*How to complete this task*.
Return exactly the lines of the records below, starting at the line that contains "Entry (predicted=A, actual=D): 9" and ending at the line that contains "Entry (predicted=E, actual=E): 203", with both of those lines kept.

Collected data
'''

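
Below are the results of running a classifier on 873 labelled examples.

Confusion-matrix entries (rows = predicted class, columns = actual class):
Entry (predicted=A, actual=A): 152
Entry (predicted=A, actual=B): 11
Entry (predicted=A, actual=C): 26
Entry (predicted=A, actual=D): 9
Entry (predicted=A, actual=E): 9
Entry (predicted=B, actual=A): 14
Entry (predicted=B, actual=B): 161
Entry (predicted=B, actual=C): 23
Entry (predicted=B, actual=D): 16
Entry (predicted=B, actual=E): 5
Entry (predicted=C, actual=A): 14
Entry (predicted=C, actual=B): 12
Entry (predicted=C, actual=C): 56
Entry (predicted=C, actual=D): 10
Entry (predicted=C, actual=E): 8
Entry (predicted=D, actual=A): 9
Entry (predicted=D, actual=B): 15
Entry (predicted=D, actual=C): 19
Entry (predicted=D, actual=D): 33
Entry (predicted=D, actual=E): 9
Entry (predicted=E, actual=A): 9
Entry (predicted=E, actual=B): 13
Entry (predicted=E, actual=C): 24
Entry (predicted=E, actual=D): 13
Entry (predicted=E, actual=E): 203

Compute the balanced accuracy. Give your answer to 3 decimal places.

0.636

Balanced accuracy = mean of per-class recall.
  A: recall = 152/198 = 0.7677
  B: recall = 161/212 = 0.7594
  C: recall = 56/148 = 0.3784
  D: recall = 33/81 = 0.4074
  E: recall = 203/234 = 0.8675
Mean = (0.7677 + 0.7594 + 0.3784 + 0.4074 + 0.8675) / 5 = 0.636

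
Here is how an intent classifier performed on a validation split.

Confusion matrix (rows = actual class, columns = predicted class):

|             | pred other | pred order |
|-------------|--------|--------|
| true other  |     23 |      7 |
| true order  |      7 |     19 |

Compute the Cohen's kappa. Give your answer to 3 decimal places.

0.497

Observed agreement pₒ = trace/N = 42/56 = 0.7500
Expected agreement pₑ = Σ (rowᵢ·colᵢ)/N² = (30·30 + 26·26)/56² = 0.5026
κ = (pₒ − pₑ)/(1 − pₑ) = (0.7500 − 0.5026)/(1 − 0.5026) = 0.497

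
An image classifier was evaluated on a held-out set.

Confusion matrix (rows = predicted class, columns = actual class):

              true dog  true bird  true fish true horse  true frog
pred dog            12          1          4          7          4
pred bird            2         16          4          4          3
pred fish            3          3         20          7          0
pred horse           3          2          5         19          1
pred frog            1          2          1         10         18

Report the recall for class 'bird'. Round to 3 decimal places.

Take TP from the diagonal, FP from the rest of the 'bird' prediction marginal, FN from the rest of the 'bird' actual marginal.
recall = TP/(TP+FN).
bird: TP=16, FN=1+3+2+2=8 → 16/24 = 0.6667

0.667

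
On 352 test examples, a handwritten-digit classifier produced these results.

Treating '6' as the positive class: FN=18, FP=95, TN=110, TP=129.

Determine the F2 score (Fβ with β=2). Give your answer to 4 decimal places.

Fβ = (1+β²)·TP / ((1+β²)·TP + β²·FN + FP), with β²=4
= 5·129 / (5·129 + 4·18 + 95) = 0.7943

0.7943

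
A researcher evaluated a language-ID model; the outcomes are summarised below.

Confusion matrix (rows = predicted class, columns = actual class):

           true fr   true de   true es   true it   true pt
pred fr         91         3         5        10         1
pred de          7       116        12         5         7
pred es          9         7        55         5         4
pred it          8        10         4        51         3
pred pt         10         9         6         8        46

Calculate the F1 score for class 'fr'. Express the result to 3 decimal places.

Take TP from the diagonal, FP from the rest of the 'fr' prediction marginal, FN from the rest of the 'fr' actual marginal.
F1 score = 2·TP/(2·TP+FP+FN).
fr: TP=91, FP=3+5+10+1=19, FN=7+9+8+10=34 → 182/235 = 0.7745

0.774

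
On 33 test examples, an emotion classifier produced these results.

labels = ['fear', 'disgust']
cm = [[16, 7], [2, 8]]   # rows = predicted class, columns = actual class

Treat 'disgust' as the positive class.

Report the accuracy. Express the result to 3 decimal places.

Accuracy = (TP+TN)/N = (8+16)/33 = 0.727

0.727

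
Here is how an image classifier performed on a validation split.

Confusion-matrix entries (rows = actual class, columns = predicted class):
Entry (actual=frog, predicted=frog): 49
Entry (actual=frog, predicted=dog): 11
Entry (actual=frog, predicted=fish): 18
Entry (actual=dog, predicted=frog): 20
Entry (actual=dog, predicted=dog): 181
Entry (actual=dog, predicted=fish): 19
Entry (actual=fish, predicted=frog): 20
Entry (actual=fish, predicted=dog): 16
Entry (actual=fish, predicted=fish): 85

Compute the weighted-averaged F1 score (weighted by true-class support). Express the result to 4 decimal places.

0.7554

Per-class F1 score (2·TP/(2·TP+FP+FN)):
  frog: TP=49, FP=20+20=40, FN=11+18=29 → 98/167 = 0.58683
  dog: TP=181, FP=11+16=27, FN=20+19=39 → 362/428 = 0.84579
  fish: TP=85, FP=18+19=37, FN=20+16=36 → 170/243 = 0.69959
Weighted-F1 score = Σ (supportᵢ/N)·F1 scoreᵢ with N=419: (78/419)·0.58683 + (220/419)·0.84579 + (121/419)·0.69959 = 0.7554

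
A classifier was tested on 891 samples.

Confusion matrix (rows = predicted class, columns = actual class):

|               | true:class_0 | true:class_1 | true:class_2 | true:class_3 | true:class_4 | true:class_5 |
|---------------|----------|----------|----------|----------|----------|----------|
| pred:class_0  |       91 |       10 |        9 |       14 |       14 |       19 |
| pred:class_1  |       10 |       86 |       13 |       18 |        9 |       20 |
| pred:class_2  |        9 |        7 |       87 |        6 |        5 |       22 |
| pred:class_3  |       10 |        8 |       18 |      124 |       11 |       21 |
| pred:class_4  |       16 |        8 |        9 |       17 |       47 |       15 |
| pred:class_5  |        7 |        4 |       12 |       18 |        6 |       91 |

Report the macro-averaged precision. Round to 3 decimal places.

0.583

Per-class precision (TP/(TP+FP)):
  class_0: TP=91, FP=10+9+14+14+19=66 → 91/157 = 0.5796
  class_1: TP=86, FP=10+13+18+9+20=70 → 86/156 = 0.5513
  class_2: TP=87, FP=9+7+6+5+22=49 → 87/136 = 0.6397
  class_3: TP=124, FP=10+8+18+11+21=68 → 124/192 = 0.6458
  class_4: TP=47, FP=16+8+9+17+15=65 → 47/112 = 0.4196
  class_5: TP=91, FP=7+4+12+18+6=47 → 91/138 = 0.6594
Macro-precision = mean = (0.5796 + 0.5513 + 0.6397 + 0.6458 + 0.4196 + 0.6594) / 6 = 0.583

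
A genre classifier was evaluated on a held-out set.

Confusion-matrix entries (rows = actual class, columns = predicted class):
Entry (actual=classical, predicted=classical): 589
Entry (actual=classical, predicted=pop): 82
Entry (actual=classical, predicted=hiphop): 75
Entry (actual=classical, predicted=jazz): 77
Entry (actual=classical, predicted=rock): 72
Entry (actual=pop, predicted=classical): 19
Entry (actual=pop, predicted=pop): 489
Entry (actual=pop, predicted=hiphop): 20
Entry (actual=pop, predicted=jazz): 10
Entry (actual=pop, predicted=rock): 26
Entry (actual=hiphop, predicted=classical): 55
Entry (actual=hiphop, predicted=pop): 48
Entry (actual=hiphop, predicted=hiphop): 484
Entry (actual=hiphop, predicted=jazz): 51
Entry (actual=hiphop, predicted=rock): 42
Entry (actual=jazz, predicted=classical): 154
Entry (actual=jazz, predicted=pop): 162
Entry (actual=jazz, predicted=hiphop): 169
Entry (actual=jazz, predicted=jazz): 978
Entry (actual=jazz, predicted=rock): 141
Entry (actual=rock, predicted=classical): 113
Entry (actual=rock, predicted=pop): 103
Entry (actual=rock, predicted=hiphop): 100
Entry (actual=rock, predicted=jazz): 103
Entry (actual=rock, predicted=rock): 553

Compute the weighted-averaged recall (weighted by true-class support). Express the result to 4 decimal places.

0.6560

Per-class recall (TP/(TP+FN)):
  classical: TP=589, FN=82+75+77+72=306 → 589/895 = 0.65810
  pop: TP=489, FN=19+20+10+26=75 → 489/564 = 0.86702
  hiphop: TP=484, FN=55+48+51+42=196 → 484/680 = 0.71176
  jazz: TP=978, FN=154+162+169+141=626 → 978/1604 = 0.60973
  rock: TP=553, FN=113+103+100+103=419 → 553/972 = 0.56893
Weighted-recall = Σ (supportᵢ/N)·recallᵢ with N=4715: (895/4715)·0.65810 + (564/4715)·0.86702 + (680/4715)·0.71176 + (1604/4715)·0.60973 + (972/4715)·0.56893 = 0.6560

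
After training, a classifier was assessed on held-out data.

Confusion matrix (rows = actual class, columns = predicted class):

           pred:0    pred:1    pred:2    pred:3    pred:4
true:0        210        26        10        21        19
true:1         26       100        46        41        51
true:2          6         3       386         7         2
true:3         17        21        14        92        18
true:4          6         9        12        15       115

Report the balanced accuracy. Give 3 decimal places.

Balanced accuracy = mean of per-class recall.
  0: recall = 210/286 = 0.7343
  1: recall = 100/264 = 0.3788
  2: recall = 386/404 = 0.9554
  3: recall = 92/162 = 0.5679
  4: recall = 115/157 = 0.7325
Mean = (0.7343 + 0.3788 + 0.9554 + 0.5679 + 0.7325) / 5 = 0.674

0.674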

'''

*Solved exercise*.
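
Entry (predicted=A, actual=D): 9
Entry (predicted=A, actual=E): 9
Entry (predicted=B, actual=A): 14
Entry (predicted=B, actual=B): 161
Entry (predicted=B, actual=C): 23
Entry (predicted=B, actual=D): 16
Entry (predicted=B, actual=E): 5
Entry (predicted=C, actual=A): 14
Entry (predicted=C, actual=B): 12
Entry (predicted=C, actual=C): 56
Entry (predicted=C, actual=D): 10
Entry (predicted=C, actual=E): 8
Entry (predicted=D, actual=A): 9
Entry (predicted=D, actual=B): 15
Entry (predicted=D, actual=C): 19
Entry (predicted=D, actual=D): 33
Entry (predicted=D, actual=E): 9
Entry (predicted=E, actual=A): 9
Entry (predicted=E, actual=B): 13
Entry (predicted=E, actual=C): 24
Entry (predicted=E, actual=D): 13
Entry (predicted=E, actual=E): 203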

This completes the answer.